• _Instructions to follow_: Beginning with the line below that contains "Bitstring to decode (22" and ending with the line that contains "0100100100001010100111", copy every line exactly. Copy nothing else.
--- START ---
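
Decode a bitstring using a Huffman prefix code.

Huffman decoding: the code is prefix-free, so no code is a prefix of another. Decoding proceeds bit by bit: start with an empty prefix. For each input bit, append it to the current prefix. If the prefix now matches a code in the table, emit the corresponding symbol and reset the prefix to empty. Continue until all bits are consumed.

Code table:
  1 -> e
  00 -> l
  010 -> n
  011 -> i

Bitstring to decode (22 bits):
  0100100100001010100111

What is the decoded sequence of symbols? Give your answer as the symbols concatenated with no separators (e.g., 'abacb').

Bit 0: prefix='0' (no match yet)
Bit 1: prefix='01' (no match yet)
Bit 2: prefix='010' -> emit 'n', reset
Bit 3: prefix='0' (no match yet)
Bit 4: prefix='01' (no match yet)
Bit 5: prefix='010' -> emit 'n', reset
Bit 6: prefix='0' (no match yet)
Bit 7: prefix='01' (no match yet)
Bit 8: prefix='010' -> emit 'n', reset
Bit 9: prefix='0' (no match yet)
Bit 10: prefix='00' -> emit 'l', reset
Bit 11: prefix='0' (no match yet)
Bit 12: prefix='01' (no match yet)
Bit 13: prefix='010' -> emit 'n', reset
Bit 14: prefix='1' -> emit 'e', reset
Bit 15: prefix='0' (no match yet)
Bit 16: prefix='01' (no match yet)
Bit 17: prefix='010' -> emit 'n', reset
Bit 18: prefix='0' (no match yet)
Bit 19: prefix='01' (no match yet)
Bit 20: prefix='011' -> emit 'i', reset
Bit 21: prefix='1' -> emit 'e', reset

Answer: nnnlnenie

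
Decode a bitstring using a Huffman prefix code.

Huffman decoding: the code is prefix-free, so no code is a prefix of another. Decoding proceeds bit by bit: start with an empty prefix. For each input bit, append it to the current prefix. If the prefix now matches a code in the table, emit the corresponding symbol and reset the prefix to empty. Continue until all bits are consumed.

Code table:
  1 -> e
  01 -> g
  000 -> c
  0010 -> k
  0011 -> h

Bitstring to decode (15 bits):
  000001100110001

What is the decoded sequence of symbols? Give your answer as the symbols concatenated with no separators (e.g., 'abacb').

Bit 0: prefix='0' (no match yet)
Bit 1: prefix='00' (no match yet)
Bit 2: prefix='000' -> emit 'c', reset
Bit 3: prefix='0' (no match yet)
Bit 4: prefix='00' (no match yet)
Bit 5: prefix='001' (no match yet)
Bit 6: prefix='0011' -> emit 'h', reset
Bit 7: prefix='0' (no match yet)
Bit 8: prefix='00' (no match yet)
Bit 9: prefix='001' (no match yet)
Bit 10: prefix='0011' -> emit 'h', reset
Bit 11: prefix='0' (no match yet)
Bit 12: prefix='00' (no match yet)
Bit 13: prefix='000' -> emit 'c', reset
Bit 14: prefix='1' -> emit 'e', reset

Answer: chhce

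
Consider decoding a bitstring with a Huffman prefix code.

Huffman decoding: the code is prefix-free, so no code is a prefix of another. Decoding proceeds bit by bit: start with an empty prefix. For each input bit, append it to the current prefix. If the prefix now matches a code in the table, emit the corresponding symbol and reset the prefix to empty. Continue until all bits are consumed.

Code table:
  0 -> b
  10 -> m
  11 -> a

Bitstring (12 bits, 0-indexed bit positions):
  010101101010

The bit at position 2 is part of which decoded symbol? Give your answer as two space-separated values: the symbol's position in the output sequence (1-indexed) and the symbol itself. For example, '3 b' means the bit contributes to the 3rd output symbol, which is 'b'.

Answer: 2 m

Derivation:
Bit 0: prefix='0' -> emit 'b', reset
Bit 1: prefix='1' (no match yet)
Bit 2: prefix='10' -> emit 'm', reset
Bit 3: prefix='1' (no match yet)
Bit 4: prefix='10' -> emit 'm', reset
Bit 5: prefix='1' (no match yet)
Bit 6: prefix='11' -> emit 'a', reset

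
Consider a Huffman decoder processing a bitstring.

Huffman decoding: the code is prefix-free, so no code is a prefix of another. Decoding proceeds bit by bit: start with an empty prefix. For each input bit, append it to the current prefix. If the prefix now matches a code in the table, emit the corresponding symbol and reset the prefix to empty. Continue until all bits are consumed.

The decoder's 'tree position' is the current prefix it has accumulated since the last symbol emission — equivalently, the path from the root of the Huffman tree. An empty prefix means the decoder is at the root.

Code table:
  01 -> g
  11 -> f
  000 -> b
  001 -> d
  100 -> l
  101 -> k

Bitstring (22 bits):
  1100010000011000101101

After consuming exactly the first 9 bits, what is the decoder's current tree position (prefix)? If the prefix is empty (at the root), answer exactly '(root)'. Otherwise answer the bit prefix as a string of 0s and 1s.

Answer: 0

Derivation:
Bit 0: prefix='1' (no match yet)
Bit 1: prefix='11' -> emit 'f', reset
Bit 2: prefix='0' (no match yet)
Bit 3: prefix='00' (no match yet)
Bit 4: prefix='000' -> emit 'b', reset
Bit 5: prefix='1' (no match yet)
Bit 6: prefix='10' (no match yet)
Bit 7: prefix='100' -> emit 'l', reset
Bit 8: prefix='0' (no match yet)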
--- END ---
• _Written response_:
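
Bitstring to decode (22 bits):
  0100100100001010100111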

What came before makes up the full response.